Task requirements: Copy out the data line by line exactly, from its start to the line bearing "Kenneth recently died", inclusive.

Record excerpts:
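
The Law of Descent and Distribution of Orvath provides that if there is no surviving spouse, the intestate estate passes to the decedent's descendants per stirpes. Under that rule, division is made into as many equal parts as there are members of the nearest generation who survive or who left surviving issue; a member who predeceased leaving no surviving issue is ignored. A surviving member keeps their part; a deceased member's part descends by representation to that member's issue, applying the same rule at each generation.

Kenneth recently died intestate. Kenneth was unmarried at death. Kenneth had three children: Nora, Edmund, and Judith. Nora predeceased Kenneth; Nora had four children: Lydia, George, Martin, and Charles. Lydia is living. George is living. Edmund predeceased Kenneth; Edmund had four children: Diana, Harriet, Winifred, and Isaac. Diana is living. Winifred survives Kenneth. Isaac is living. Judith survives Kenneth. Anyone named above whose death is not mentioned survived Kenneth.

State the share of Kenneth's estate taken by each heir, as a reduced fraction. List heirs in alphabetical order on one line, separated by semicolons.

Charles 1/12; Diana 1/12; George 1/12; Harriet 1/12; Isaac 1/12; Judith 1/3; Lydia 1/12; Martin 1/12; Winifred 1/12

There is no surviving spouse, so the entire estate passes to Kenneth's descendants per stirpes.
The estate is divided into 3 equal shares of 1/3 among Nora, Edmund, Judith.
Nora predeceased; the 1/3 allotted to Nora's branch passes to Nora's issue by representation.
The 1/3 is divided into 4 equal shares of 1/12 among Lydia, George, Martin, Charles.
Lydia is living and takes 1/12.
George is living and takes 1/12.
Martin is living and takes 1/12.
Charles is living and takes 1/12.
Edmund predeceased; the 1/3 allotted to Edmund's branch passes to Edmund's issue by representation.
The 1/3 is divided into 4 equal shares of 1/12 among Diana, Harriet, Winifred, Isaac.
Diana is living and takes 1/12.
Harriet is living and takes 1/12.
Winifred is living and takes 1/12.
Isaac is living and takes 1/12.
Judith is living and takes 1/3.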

Written response:
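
The Law of Descent and Distribution of Orvath provides that if there is no surviving spouse, the intestate estate passes to the decedent's descendants per stirpes. Under that rule, division is made into as many equal parts as there are members of the nearest generation who survive or who left surviving issue; a member who predeceased leaving no surviving issue is ignored. A surviving member keeps their part; a deceased member's part descends by representation to that member's issue, applying the same rule at each generation.

Kenneth recently died intestate. Kenneth was unmarried at death. Kenneth had three children: Nora, Edmund, and Judith. Nora predeceased Kenneth; Nora had four children: Lydia, George, Martin, and Charles. Lydia is living. George is living. Edmund predeceased Kenneth; Edmund had four children: Diana, Harriet, Winifred, and Isaac. Diana is living. Winifred survives Kenneth. Isaac is living. Judith survives Kenneth. Anyone named above whose death is not mentioned survived Kenneth.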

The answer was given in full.